- **Work order**: Restate, word for word, the lines from the opening line of the data through the line containing "A can start", both included, and nothing else.

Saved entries
★ ★ ★ ★ ★
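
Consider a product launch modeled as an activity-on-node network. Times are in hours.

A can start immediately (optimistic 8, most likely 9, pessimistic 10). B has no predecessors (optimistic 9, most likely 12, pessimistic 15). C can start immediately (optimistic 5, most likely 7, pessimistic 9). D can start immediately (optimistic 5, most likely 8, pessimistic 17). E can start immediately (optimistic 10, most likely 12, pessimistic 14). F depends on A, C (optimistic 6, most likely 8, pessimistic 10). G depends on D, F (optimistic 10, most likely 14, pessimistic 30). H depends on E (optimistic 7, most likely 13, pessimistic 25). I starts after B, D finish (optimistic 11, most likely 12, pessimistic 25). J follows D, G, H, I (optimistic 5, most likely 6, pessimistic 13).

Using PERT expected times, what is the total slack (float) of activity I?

7 hours

te_A = (8 + 4·9 + 10)/6 = 54/6 = 9
te_B = (9 + 4·12 + 15)/6 = 72/6 = 12
te_C = (5 + 4·7 + 9)/6 = 42/6 = 7
te_D = (5 + 4·8 + 17)/6 = 54/6 = 9
te_E = (10 + 4·12 + 14)/6 = 72/6 = 12
te_F = (6 + 4·8 + 10)/6 = 48/6 = 8
te_G = (10 + 4·14 + 30)/6 = 96/6 = 16
te_H = (7 + 4·13 + 25)/6 = 84/6 = 14
te_I = (11 + 4·12 + 25)/6 = 84/6 = 14
te_J = (5 + 4·6 + 13)/6 = 42/6 = 7

Forward pass:
ES_A = 0; EF_A = 9
ES_B = 0; EF_B = 12
ES_C = 0; EF_C = 7
ES_D = 0; EF_D = 9
ES_E = 0; EF_E = 12
ES_F = max(EF_A=9, EF_C=7) = 9; EF_F = 9+8 = 17
ES_G = max(EF_D=9, EF_F=17) = 17; EF_G = 17+16 = 33
ES_H = 12; EF_H = 12+14 = 26
ES_I = max(EF_B=12, EF_D=9) = 12; EF_I = 12+14 = 26
ES_J = max(EF_D=9, EF_G=33, EF_H=26, EF_I=26) = 33; EF_J = 33+7 = 40
Expected project duration μ = 40 hours. Critical path: A → F → G → J.

Backward pass:
LF_J = 40; LS_J = 40−7 = 33
LF_I = LS_J = 33; LS_I = 33−14 = 19
LF_H = LS_J = 33; LS_H = 33−14 = 19
LF_G = LS_J = 33; LS_G = 33−16 = 17
LF_F = LS_G = 17; LS_F = 17−8 = 9
LF_E = LS_H = 19; LS_E = 19−12 = 7
LF_D = min(LS_G=17, LS_I=19, LS_J=33) = 17; LS_D = 17−9 = 8
LF_C = LS_F = 9; LS_C = 9−7 = 2
LF_B = LS_I = 19; LS_B = 19−12 = 7
LF_A = LS_F = 9; LS_A = 9−9 = 0
Slack_I = LS_I − ES_I = 19 − 12 = 7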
★ ★ ★ ★ ★
- **Exercise output**:
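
Consider a product launch modeled as an activity-on-node network. Times are in hours.

A can start immediately (optimistic 8, most likely 9, pessimistic 10). B has no predecessors (optimistic 9, most likely 12, pessimistic 15). C can start immediately (optimistic 5, most likely 7, pessimistic 9). D can start immediately (optimistic 5, most likely 8, pessimistic 17). E can start immediately (optimistic 10, most likely 12, pessimistic 14). F depends on A, C (optimistic 6, most likely 8, pessimistic 10). G depends on D, F (optimistic 10, most likely 14, pessimistic 30). H depends on E (optimistic 7, most likely 13, pessimistic 25). I starts after B, D finish (optimistic 11, most likely 12, pessimistic 25). J follows D, G, H, I (optimistic 5, most likely 6, pessimistic 13).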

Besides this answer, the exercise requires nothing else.